Exercise: Could you copy each line of the listing that holds "planning"?

Recorded information:
<<<<

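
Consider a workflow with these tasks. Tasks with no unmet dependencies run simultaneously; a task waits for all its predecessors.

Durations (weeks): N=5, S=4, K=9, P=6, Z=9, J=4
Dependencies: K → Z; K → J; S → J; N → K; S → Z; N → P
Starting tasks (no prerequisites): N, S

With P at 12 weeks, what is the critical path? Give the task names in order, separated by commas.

As given, the longest chain is N→K→Z = 5+9+9 = 23, so the finish is 23 weeks.
The longest path through P is only 11 weeks, so P has float 12.
No other chain overtakes it, so the finish is 23 weeks.

N, K, Z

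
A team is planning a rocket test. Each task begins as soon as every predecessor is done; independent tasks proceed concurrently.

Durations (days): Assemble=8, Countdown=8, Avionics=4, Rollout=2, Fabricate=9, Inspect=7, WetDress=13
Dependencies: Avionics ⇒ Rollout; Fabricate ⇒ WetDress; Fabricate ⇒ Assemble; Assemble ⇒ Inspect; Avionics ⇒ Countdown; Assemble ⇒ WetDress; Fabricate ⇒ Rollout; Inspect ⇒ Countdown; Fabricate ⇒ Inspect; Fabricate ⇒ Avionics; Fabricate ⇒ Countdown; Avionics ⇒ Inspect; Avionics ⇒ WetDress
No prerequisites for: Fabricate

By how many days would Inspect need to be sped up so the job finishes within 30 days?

2

Current finish: 32 days; target: 30.
Inspect is on every critical path, so each day cut from Inspect cuts the finish by one (this holds down to a finish of 30).
Need 32 − 30 = 2 days off Inspect → Inspect becomes 5 days, finish becomes 30.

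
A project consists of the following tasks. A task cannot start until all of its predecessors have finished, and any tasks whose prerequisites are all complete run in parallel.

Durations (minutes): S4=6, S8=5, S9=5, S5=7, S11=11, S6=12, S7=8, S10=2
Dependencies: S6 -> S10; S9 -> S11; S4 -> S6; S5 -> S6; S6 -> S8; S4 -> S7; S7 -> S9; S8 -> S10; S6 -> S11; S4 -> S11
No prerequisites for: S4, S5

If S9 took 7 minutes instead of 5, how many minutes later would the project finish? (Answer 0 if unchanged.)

2

The binding path is S4→S7→S9→S11 = 6+8+5+11 = 30; finish at 30 minutes.
S9 lies on that path, so at 7 minutes the path becomes 32 minutes.
That remains the longest chain; total 32 minutes.
Change in finish: 32 − 30 = +2 minutes.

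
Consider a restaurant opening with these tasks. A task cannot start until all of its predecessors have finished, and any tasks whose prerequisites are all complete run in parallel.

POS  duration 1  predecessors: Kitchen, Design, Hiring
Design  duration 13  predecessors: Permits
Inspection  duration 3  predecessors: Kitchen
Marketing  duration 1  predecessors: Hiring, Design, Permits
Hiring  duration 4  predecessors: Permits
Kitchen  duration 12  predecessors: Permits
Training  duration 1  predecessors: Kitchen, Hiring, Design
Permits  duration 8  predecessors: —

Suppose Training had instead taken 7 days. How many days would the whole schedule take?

28

The binding path is Permits→Kitchen→Inspection = 8+12+3 = 23; finish at 23 days.
Training is off the critical path — its longest chain is 22 days, giving 1 of slack.
New critical path: Permits→Design→Training = 8+13+7 = 28 ⇒ 28 days.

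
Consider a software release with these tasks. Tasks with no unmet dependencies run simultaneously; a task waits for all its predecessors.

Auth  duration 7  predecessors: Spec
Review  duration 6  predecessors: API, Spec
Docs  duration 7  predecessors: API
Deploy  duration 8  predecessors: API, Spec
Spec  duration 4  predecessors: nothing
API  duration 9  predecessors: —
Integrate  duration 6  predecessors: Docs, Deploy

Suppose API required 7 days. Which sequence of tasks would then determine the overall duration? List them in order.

API, Deploy, Integrate

The binding path is API→Deploy→Integrate = 9+8+6 = 23; finish at 23 days.
API is on the critical path; changing it to 7 makes that path 21 days.
The critical path is still API→Deploy→Integrate; finish is now 21 days.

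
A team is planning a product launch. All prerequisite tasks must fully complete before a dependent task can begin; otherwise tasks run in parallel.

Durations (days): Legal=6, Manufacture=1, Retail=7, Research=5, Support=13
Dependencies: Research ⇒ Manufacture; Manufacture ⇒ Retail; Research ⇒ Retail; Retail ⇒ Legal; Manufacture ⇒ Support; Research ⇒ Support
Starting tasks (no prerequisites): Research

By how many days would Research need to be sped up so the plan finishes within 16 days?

Current finish: 19 days; target: 16.
Research is on every critical path, so each day cut from Research cuts the finish by one (this holds down to a finish of 15).
Need 19 − 16 = 3 days off Research → Research becomes 2 days, finish becomes 16.

3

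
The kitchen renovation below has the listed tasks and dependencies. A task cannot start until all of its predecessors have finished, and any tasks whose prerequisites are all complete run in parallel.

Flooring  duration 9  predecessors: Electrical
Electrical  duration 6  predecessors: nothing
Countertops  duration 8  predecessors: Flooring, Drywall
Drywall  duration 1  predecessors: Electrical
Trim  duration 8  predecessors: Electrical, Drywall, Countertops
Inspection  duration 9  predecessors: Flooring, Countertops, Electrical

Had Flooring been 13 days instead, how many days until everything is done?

36

As given, the longest chain is Electrical→Flooring→Countertops→Inspection = 6+9+8+9 = 32, so the finish is 32 days.
Since Flooring is critical, the +4 change carries straight to that chain (now 36 days).
That remains the longest chain; total 36 days.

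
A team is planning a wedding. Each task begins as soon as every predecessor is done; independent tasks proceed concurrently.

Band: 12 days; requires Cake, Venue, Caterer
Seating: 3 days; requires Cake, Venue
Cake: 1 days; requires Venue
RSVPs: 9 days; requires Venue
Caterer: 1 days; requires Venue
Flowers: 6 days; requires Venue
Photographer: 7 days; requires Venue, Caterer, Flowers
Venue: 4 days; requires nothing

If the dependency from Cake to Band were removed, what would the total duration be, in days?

17

With the dependency in place, Venue→Caterer→Band = 4+1+12 = 17 sets the finish at 17 days.
Dropping Cake→Band doesn't change Band's earliest start (5); another predecessor still binds.
After: Venue→Caterer→Band = 4+1+12 = 17 → 17 days.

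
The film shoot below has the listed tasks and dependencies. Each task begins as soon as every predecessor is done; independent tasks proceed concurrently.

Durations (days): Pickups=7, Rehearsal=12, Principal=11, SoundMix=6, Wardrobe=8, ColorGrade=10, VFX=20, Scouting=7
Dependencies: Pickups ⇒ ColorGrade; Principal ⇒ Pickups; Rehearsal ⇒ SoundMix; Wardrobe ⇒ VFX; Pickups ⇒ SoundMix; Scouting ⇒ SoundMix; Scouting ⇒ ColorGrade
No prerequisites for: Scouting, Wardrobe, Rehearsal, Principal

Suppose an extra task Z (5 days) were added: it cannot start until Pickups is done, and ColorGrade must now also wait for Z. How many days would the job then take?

33

Originally the job takes 28 days.
With Z inserted, ColorGrade now waits for max(Scouting, Pickups, Z).
New critical path: Principal→Pickups→Z→ColorGrade = 11+7+5+10 = 33 ⇒ 33 days.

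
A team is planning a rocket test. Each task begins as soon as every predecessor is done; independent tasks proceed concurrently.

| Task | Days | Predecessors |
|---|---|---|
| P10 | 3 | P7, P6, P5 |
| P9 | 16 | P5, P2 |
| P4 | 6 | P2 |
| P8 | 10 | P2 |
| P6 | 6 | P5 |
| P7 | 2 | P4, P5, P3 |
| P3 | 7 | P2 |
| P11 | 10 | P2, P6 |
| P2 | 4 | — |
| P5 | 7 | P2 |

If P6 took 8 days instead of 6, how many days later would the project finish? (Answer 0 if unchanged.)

Actual critical path: P2→P5→P6→P11 = 4+7+6+10 = 27 ⇒ 27 days.
P6 lies on that path, so at 8 days the path becomes 29 days.
That remains the longest chain; total 29 days.
Change in finish: 29 − 27 = +2 days.

2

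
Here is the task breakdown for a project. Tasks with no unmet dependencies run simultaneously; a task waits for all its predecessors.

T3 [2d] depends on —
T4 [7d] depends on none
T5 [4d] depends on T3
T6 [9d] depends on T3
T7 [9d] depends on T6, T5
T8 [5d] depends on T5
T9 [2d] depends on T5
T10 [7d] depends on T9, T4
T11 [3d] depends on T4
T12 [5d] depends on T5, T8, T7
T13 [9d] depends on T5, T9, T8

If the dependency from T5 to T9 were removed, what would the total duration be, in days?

Before: longest chain T3→T6→T7→T12 = 2+9+9+5 = 25, finish 25.
Without T5→T9, T9's earliest start moves from 6 to 0.
New critical path: T3→T6→T7→T12 = 2+9+9+5 = 25 ⇒ 25 days.

25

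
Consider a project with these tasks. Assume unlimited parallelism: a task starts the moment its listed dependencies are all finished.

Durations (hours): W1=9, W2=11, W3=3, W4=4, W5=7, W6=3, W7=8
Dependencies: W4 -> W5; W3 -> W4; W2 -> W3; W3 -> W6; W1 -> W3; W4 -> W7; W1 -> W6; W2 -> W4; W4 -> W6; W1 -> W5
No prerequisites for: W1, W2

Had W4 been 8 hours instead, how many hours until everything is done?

30

Actual critical path: W2→W3→W4→W7 = 11+3+4+8 = 26 ⇒ 26 hours.
W4 lies on that path, so at 8 hours the path becomes 30 hours.
That remains the longest chain; total 30 hours.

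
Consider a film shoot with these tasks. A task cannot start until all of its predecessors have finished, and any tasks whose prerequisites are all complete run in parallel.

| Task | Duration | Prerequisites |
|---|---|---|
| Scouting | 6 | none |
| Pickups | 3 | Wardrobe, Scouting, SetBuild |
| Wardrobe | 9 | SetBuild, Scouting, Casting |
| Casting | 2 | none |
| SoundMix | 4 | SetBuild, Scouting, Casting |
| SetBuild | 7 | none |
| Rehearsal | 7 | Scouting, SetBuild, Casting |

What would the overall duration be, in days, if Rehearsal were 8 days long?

19

Baseline: SetBuild→Wardrobe→Pickups = 7+9+3 = 19 → 19 days.
Rehearsal has 5 days of float (longest path through it is 14).
No other chain overtakes it, so the finish is 19 days.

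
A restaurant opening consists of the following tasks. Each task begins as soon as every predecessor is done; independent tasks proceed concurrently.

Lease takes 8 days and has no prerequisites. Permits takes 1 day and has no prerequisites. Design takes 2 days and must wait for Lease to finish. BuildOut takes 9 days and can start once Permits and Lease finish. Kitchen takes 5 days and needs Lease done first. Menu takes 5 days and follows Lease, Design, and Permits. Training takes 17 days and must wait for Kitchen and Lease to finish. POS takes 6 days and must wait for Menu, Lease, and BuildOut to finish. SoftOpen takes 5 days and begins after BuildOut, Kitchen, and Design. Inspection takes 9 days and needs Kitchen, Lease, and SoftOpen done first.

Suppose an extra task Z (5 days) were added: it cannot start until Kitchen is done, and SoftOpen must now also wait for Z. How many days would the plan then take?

32

Originally the plan takes 31 days.
With Z inserted, SoftOpen now waits for max(BuildOut, Kitchen, Design, Z).
New critical path: Lease→Kitchen→Z→SoftOpen→Inspection = 8+5+5+5+9 = 32 ⇒ 32 days.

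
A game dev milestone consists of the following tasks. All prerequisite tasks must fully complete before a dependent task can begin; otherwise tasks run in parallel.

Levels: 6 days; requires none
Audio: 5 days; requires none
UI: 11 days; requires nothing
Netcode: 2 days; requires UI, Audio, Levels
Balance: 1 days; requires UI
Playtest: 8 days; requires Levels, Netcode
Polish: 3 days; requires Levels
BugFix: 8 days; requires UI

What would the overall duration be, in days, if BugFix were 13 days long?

24

Baseline: UI→Netcode→Playtest = 11+2+8 = 21 → 21 days.
BugFix has 2 days of float (longest path through it is 19).
The binding chain switches to UI→BugFix = 11+13 = 24; finish 24 days.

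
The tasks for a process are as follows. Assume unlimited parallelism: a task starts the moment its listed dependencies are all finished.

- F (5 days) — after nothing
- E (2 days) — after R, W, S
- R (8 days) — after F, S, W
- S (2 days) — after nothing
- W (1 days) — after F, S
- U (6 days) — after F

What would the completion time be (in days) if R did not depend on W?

15

With the dependency in place, F→W→R→E = 5+1+8+2 = 16 sets the finish at 16 days.
Without W→R, R's earliest start moves from 6 to 5.
New critical path: F→R→E = 5+8+2 = 15 ⇒ 15 days.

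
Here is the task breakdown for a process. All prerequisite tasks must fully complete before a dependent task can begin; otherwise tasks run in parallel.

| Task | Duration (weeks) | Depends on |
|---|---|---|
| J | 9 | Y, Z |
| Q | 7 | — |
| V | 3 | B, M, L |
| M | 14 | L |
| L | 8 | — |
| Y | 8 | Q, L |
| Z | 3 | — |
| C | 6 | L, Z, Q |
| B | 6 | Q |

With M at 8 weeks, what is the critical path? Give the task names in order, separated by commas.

L, Y, J

The binding path is L→M→V = 8+14+3 = 25; finish at 25 weeks.
M is on the critical path; changing it to 8 makes that path 19 weeks.
The binding chain switches to L→Y→J = 8+8+9 = 25; finish 25 weeks.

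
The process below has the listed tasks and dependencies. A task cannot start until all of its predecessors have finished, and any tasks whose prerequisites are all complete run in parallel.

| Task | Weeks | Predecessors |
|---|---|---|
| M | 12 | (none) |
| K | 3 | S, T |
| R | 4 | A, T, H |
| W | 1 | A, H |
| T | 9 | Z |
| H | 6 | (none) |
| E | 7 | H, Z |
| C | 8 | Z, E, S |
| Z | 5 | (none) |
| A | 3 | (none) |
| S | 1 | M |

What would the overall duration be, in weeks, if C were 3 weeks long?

18

The binding path is H→E→C = 6+7+8 = 21; finish at 21 weeks.
C is on the critical path; changing it to 3 makes that path 16 weeks.
New critical path: Z→T→R = 5+9+4 = 18 ⇒ 18 weeks.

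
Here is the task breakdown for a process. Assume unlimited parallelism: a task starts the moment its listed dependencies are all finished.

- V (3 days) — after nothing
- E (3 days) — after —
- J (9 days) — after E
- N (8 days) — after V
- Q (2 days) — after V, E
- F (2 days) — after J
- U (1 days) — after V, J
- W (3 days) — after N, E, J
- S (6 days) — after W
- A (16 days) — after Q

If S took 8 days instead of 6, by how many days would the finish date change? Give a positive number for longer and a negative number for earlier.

2

The binding path is E→J→W→S = 3+9+3+6 = 21; finish at 21 days.
S is on the critical path; changing it to 8 makes that path 23 days.
No other chain overtakes it, so the finish is 23 days.
Change in finish: 23 − 21 = +2 days.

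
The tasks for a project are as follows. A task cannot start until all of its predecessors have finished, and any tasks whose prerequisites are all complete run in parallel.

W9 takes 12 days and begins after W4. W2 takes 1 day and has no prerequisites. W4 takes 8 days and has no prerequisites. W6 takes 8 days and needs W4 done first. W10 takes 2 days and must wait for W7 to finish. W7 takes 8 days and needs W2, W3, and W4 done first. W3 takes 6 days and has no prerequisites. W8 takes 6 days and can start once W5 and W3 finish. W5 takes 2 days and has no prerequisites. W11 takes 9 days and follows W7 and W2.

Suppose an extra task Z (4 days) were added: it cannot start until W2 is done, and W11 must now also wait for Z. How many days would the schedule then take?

25

Originally the schedule takes 25 days.
With Z inserted, W11 now waits for max(W7, W2, Z).
New critical path: W4→W7→W11 = 8+8+9 = 25 ⇒ 25 days.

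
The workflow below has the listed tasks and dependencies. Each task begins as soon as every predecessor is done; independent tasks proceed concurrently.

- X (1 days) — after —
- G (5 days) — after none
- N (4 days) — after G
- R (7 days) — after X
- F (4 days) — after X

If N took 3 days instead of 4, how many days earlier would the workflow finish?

1

Baseline: G→N = 5+4 = 9 → 9 days.
N is on the critical path; changing it to 3 makes that path 8 days.
The binding chain switches to X→R = 1+7 = 8; finish 8 days.
Change in finish: 8 − 9 = -1 days.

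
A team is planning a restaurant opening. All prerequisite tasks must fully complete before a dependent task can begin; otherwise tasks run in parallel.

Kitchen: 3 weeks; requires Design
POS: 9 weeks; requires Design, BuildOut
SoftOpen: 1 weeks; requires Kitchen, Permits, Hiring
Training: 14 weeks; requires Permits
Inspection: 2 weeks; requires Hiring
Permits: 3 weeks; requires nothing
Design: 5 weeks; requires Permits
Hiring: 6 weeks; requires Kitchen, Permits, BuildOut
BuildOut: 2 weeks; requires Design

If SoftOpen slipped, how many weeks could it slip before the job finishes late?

1

The longest chain is Permits→Design→BuildOut→POS = 3+5+2+9 = 19; overall finish 19 weeks.
SoftOpen finishes as early as 18 and must finish by 19.
Float = 19 − 18 = 1.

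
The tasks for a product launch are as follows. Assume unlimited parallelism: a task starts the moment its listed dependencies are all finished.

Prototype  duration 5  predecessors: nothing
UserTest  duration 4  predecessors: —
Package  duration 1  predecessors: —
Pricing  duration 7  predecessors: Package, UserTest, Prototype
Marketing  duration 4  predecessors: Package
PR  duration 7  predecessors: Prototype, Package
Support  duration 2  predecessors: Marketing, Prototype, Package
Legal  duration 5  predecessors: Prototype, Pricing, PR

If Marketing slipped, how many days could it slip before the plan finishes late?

10

Critical path: Prototype→Pricing→Legal = 5+7+5 = 17, so the finish is 17 days.
Marketing finishes as early as 5 and must finish by 15.
So Marketing can slip 15 − 5 = 10 days.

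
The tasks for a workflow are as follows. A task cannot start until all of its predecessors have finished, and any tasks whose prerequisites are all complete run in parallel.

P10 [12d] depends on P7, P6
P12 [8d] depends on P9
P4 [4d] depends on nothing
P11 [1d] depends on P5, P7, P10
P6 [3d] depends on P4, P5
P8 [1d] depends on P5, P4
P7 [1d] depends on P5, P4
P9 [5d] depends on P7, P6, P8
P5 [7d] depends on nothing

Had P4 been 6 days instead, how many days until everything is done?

As given, the longest chain is P5→P6→P9→P12 = 7+3+5+8 = 23, so the finish is 23 days.
P4 is off the critical path — its longest chain is 20 days, giving 3 of slack.
That remains the longest chain; total 23 days.

23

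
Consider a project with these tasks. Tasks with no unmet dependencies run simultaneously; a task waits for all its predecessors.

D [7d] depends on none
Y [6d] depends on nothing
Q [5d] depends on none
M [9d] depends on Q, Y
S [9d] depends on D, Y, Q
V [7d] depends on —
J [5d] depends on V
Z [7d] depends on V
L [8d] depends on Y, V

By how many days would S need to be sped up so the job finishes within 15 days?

Current finish: 16 days; target: 15.
S is on every critical path, so each day cut from S cuts the finish by one (this holds down to a finish of 15).
Need 16 − 15 = 1 day off S → S becomes 8 days, finish becomes 15.

1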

>>>>

Response to this exercise:
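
A team is planning a rocket test. Each task begins as soon as every predecessor is done; independent tasks proceed concurrently.
A team is planning a product launch. All prerequisite tasks must fully complete before a dependent task can begin; otherwise tasks run in parallel.
A team is planning a wedding. Each task begins as soon as every predecessor is done; independent tasks proceed concurrently.
A team is planning a rocket test. Each task begins as soon as every predecessor is done; independent tasks proceed concurrently.
A team is planning a restaurant opening. All prerequisite tasks must fully complete before a dependent task can begin; otherwise tasks run in parallel.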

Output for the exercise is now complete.